→ **REQUIRED ACTION**
In the listing below, the lines from the first through the one with "Conventions: the residue is the coefficient of 1/(ψ" are to be copied word for word.

→ **EXERCISE DATA**
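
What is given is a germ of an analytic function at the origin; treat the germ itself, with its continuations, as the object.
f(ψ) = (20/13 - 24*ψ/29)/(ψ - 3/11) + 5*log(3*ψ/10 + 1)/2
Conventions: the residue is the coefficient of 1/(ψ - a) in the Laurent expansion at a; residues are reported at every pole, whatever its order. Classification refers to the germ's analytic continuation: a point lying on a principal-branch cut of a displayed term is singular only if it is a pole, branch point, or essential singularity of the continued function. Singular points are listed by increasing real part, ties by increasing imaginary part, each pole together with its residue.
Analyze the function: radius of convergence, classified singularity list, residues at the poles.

Radius of convergence at 0: 3/11.
At -10/3: a logarithmic branch point.
At 3/11: a pole of order 1; residue 5444/4147.

Denominator factor (ψ - 3/11): pole of order 1 at 3/11, modulus 3/11.
Branch term (5/2)*log(1 - ψ/(-10/3)): its argument vanishes at ψ = -10/3, a logarithmic branch point, modulus 10/3.
The radius of convergence is the smallest modulus among the singular points: 3/11.
The branch term is analytic at 3/11 and contributes nothing to the residue; only the rational part matters.
At the order-1 pole 3/11 set g(ψ) = (ψ - (3/11))*(rational part) = 20/13 - 24*ψ/29.
Simple pole: residue = g(a) at a = 3/11, which is 5444/4147.
List the singular points by increasing real part (a conjugate pair: the negative imaginary part first).


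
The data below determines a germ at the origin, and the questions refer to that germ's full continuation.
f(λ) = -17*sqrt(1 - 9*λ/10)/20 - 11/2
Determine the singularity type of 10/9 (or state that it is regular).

The point is an algebraic (square-root) branch point.

The term (-17/20)*sqrt(1 - λ/(10/9)) has argument 1 - 10/9/(10/9) = 0 at 10/9: a square-root (algebraic, two-sheeted) branch point; the remaining terms are analytic or single-valued there.


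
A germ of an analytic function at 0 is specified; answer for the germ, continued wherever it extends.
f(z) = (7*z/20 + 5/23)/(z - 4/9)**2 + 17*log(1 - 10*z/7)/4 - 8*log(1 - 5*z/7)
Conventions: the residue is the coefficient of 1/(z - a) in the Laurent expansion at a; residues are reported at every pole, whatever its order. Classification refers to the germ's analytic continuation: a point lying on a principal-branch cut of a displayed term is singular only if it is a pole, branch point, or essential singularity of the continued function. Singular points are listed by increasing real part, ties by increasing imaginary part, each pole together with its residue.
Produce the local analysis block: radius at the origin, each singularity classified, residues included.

Radius of convergence at 0: 4/9.
At 4/9: a pole of order 2; residue 7/20.
At 7/10: a logarithmic branch point.
At 7/5: a logarithmic branch point.

Denominator factor (z - 4/9)^2: pole of order 2 at 4/9, modulus 4/9.
Branch term (17/4)*log(1 - z/(7/10)): its argument vanishes at z = 7/10, a logarithmic branch point, modulus 7/10.
Branch term (-8)*log(1 - z/(7/5)): its argument vanishes at z = 7/5, a logarithmic branch point, modulus 7/5.
The radius of convergence is the smallest modulus among the singular points: 4/9.
The branch terms are analytic at 4/9 and contribute nothing to the residue; only the rational part matters.
At the order-2 pole 4/9 set g(z) = (z - (4/9))^2*(rational part) = 7*z/20 + 5/23.
Order-2 pole: residue = g'(a); g'(4/9) = 7/20, so the residue is 7/20.
List the singular points by increasing real part (a conjugate pair: the negative imaginary part first).


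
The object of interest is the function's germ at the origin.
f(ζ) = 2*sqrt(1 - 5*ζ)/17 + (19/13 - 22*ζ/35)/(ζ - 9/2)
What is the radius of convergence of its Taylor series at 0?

Denominator factor (ζ - 9/2): pole of order 1 at 9/2, modulus 9/2.
Branch term (2/17)*sqrt(1 - ζ/(1/5)): its argument vanishes at ζ = 1/5, a square-root branch point, modulus 1/5.
The radius of convergence is the smallest modulus among the singular points: 1/5.

The radius of convergence is 1/5.


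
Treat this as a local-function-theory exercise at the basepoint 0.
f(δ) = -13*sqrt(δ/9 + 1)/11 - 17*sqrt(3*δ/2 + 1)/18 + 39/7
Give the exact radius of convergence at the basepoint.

The radius of convergence is 2/3.

Branch term (-17/18)*sqrt(1 - δ/(-2/3)): its argument vanishes at δ = -2/3, a square-root branch point, modulus 2/3.
Branch term (-13/11)*sqrt(1 - δ/(-9)): its argument vanishes at δ = -9, a square-root branch point, modulus 9.
The radius of convergence is the smallest modulus among the singular points: 2/3.


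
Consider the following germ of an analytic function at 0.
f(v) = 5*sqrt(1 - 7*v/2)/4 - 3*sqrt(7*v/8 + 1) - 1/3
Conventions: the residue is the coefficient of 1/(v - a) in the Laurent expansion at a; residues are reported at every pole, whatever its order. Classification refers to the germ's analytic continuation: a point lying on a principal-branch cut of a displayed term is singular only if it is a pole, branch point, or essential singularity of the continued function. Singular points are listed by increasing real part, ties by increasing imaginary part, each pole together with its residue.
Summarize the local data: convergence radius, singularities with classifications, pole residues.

Radius of convergence at 0: 2/7.
At -8/7: an algebraic (square-root) branch point.
At 2/7: an algebraic (square-root) branch point.

Branch term (5/4)*sqrt(1 - v/(2/7)): its argument vanishes at v = 2/7, a square-root branch point, modulus 2/7.
Branch term (-3)*sqrt(1 - v/(-8/7)): its argument vanishes at v = -8/7, a square-root branch point, modulus 8/7.
The radius of convergence is the smallest modulus among the singular points: 2/7.
List the singular points by increasing real part (a conjugate pair: the negative imaginary part first).


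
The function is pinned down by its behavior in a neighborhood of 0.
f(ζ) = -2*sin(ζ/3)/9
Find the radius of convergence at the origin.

The radius of convergence is infinite.

The factor -sin(ζ/3) is entire and contributes no finite singular point.
The polynomial part has no poles.
No finite singular points: the Taylor series at 0 converges everywhere.


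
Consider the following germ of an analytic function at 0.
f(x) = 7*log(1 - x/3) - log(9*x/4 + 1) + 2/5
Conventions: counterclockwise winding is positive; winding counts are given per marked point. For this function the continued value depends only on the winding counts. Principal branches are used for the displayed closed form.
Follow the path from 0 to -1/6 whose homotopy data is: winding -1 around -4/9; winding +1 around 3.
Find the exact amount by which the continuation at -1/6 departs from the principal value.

The rational part is single-valued and drops out of the difference; each branch term changes only by its own monodromy.
(7)*log(1 - x/(3)): each positive loop around 3 adds 2*pi*i to the log, so winding +1 contributes (7)*(1)*2*pi*i = (14)*pi*i.
(-1)*log(1 - x/(-4/9)): each positive loop around -4/9 adds 2*pi*i to the log, so winding -1 contributes (-1)*(-1)*2*pi*i = (2)*pi*i.
Summing the contributions at x = -1/6 gives (16)*pi*i.

Continued minus principal equals (16)*pi*i.


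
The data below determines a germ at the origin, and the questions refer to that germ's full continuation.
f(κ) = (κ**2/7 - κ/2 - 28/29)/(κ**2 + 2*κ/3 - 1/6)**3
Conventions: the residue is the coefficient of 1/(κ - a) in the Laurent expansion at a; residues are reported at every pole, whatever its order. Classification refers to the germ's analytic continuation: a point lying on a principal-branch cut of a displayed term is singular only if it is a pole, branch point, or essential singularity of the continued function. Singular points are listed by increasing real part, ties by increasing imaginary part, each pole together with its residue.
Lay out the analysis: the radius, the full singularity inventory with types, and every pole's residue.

Radius of convergence at 0: -1/3 + (1/6)*sqrt(10).
At -1/3 - (1/6)*sqrt(10): a pole of order 3; residue (29457/25375)*sqrt(10).
At -1/3 + (1/6)*sqrt(10): a pole of order 3; residue -(29457/25375)*sqrt(10).


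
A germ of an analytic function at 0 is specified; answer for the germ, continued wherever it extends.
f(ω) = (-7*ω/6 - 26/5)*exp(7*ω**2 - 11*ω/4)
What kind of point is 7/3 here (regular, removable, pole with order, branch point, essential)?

There is no denominator, hence no pole anywhere.
The factor exp(7*ω**2 - 11*ω/4) is entire.
So the germ continues analytically to 7/3.

The point is a regular point.


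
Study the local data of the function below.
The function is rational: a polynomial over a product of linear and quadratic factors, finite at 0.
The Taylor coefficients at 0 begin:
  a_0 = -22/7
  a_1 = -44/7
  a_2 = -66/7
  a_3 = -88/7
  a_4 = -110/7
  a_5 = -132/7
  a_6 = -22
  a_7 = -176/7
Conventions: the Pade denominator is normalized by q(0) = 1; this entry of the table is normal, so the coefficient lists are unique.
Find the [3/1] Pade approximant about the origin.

Taylor coefficients needed (read off): a_0 = -22/7, a_1 = -44/7, a_2 = -66/7, a_3 = -88/7, a_4 = -110/7.
Write the denominator as Q(ε) = 1 + q1*ε. Requiring Q*f - P = O(ε^5) with deg P <= 3 kills the coefficients of ε^4..ε^4 in Q*f:
  ε^4: a_4 + q1*a_3 = 0, i.e. -110/7 + (-88/7)*q1 = 0.
Solving this linear system: q1 = -5/4.
The numerator is Q*f truncated at degree 3: P0 = a_0 = -22/7; P1 = a_1 + q1*a_0 = -33/14; P2 = a_2 + q1*a_1 = -11/7; P3 = a_3 + q1*a_2 = -11/14.

The Pade approximant has numerator coefficients [-22/7, -33/14, -11/7, -11/14]; denominator coefficients [1, -5/4].


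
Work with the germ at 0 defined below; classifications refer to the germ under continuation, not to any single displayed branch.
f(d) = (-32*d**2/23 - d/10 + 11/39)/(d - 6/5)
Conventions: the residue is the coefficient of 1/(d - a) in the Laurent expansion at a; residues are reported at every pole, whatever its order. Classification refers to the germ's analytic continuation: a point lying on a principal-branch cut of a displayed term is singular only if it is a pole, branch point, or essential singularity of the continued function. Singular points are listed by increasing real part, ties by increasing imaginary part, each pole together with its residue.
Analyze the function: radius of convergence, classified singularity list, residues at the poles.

Radius of convergence at 0: 6/5.
At 6/5: a pole of order 1; residue -41294/22425.

Denominator factor (d - 6/5): pole of order 1 at 6/5, modulus 6/5.
The radius of convergence is the smallest modulus among the singular points: 6/5.
At the order-1 pole 6/5 set g(d) = (d - (6/5))*f(d) = -32*d**2/23 - d/10 + 11/39.
Simple pole: residue = g(a) at a = 6/5, which is -41294/22425.


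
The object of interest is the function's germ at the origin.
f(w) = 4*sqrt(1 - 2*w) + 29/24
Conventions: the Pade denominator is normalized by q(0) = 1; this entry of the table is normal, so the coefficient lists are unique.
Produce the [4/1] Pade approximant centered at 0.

Taylor coefficients needed (expand at 0): a_0 = 125/24, a_1 = -4, a_2 = -2, a_3 = -2, a_4 = -5/2, a_5 = -7/2.
Write the denominator as Q(w) = 1 + q1*w. Requiring Q*f - P = O(w^6) with deg P <= 4 kills the coefficients of w^5..w^5 in Q*f:
  w^5: a_5 + q1*a_4 = 0, i.e. -7/2 + (-5/2)*q1 = 0.
Solving this linear system: q1 = -7/5.
The numerator is Q*f truncated at degree 4: P0 = a_0 = 125/24; P1 = a_1 + q1*a_0 = -271/24; P2 = a_2 + q1*a_1 = 18/5; P3 = a_3 + q1*a_2 = 4/5; P4 = a_4 + q1*a_3 = 3/10.

The Pade approximant has numerator coefficients [125/24, -271/24, 18/5, 4/5, 3/10]; denominator coefficients [1, -7/5].


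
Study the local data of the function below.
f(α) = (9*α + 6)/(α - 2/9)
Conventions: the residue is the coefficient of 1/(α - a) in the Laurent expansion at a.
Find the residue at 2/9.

At the order-1 pole 2/9 set g(α) = (α - (2/9))*f(α) = 9*α + 6.
Simple pole: residue = g(a) at a = 2/9, which is 8.

The residue is 8.


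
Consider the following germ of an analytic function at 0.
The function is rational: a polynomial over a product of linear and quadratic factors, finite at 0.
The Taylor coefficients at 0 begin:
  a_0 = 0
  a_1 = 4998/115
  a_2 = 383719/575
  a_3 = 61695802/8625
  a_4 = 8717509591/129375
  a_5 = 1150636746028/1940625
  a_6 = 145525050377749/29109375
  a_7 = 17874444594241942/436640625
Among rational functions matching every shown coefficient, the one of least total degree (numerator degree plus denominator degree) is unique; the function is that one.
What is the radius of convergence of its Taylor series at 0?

The radius of convergence is 1/7.

No rational of total degree below 6 reproduces all 8 coefficients; solving the [2/4] Pade equations on them gives f(α) = (11*α**2/10 + 17*α/23)/((α - 1/7)**2*(α**2 + α/9 + 5/6)), whose expansion matches every shown term.
Denominator factor (α**2 + α/9 + 5/6): discriminant -269/81, complex-conjugate roots (-1/18) + ((1/18)*sqrt(269))*i and (-1/18) - ((1/18)*sqrt(269))*i; poles of order 1, moduli (1/6)*sqrt(30) and (1/6)*sqrt(30).
Denominator factor (α - 1/7)^2: pole of order 2 at 1/7, modulus 1/7.
The radius of convergence is the smallest modulus among the singular points: 1/7.


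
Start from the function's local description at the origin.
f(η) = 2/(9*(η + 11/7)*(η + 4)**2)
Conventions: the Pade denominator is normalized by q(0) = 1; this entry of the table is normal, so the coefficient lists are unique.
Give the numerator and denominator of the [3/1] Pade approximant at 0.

The Pade approximant has numerator coefficients [7/792, -719047/173251584, 468349/346503168, -852509/2772025344]; denominator coefficients [1, 1604469/2406272].

Taylor coefficients needed (expand at 0): a_0 = 7/792, a_1 = -175/17424, a_2 = 12341/1533312, a_3 = -11963/2108304, a_4 = 3743761/989497344.
Write the denominator as Q(η) = 1 + q1*η. Requiring Q*f - P = O(η^5) with deg P <= 3 kills the coefficients of η^4..η^4 in Q*f:
  η^4: a_4 + q1*a_3 = 0, i.e. 3743761/989497344 + (-11963/2108304)*q1 = 0.
Solving this linear system: q1 = 1604469/2406272.
The numerator is Q*f truncated at degree 3: P0 = a_0 = 7/792; P1 = a_1 + q1*a_0 = -719047/173251584; P2 = a_2 + q1*a_1 = 468349/346503168; P3 = a_3 + q1*a_2 = -852509/2772025344.


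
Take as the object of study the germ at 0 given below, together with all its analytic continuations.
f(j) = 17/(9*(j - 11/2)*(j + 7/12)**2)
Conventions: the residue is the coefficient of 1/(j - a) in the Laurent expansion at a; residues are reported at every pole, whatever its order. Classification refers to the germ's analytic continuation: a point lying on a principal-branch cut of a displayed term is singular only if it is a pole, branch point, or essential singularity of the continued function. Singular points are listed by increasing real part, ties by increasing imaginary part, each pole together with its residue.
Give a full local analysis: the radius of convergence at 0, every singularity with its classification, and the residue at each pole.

Radius of convergence at 0: 7/12.
At -7/12: a pole of order 2; residue -272/5329.
At 11/2: a pole of order 1; residue 272/5329.

Denominator factor (j + 7/12)^2: pole of order 2 at -7/12, modulus 7/12.
Denominator factor (j - 11/2): pole of order 1 at 11/2, modulus 11/2.
The radius of convergence is the smallest modulus among the singular points: 7/12.
At the order-2 pole -7/12 set g(j) = (j - (-7/12))^2*f(j) = 17/(9*(j - 11/2)).
Order-2 pole: residue = g'(a); g'(-7/12) = -272/5329, so the residue is -272/5329.
At the order-1 pole 11/2 set g(j) = (j - (11/2))*f(j) = 17/(9*(j + 7/12)**2).
Simple pole: residue = g(a) at a = 11/2, which is 272/5329.
List the singular points by increasing real part (a conjugate pair: the negative imaginary part first).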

→ **TASK SOLUTION**
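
What is given is a germ of an analytic function at the origin; treat the germ itself, with its continuations, as the object.
f(ψ) = (20/13 - 24*ψ/29)/(ψ - 3/11) + 5*log(3*ψ/10 + 1)/2
Conventions: the residue is the coefficient of 1/(ψ - a) in the Laurent expansion at a; residues are reported at every pole, whatever its order. Classification refers to the germ's analytic continuation: a point lying on a principal-branch cut of a displayed term is singular only if it is a pole, branch point, or essential singularity of the continued function. Singular points are listed by increasing real part, ties by increasing imaginary part, each pole together with its residue.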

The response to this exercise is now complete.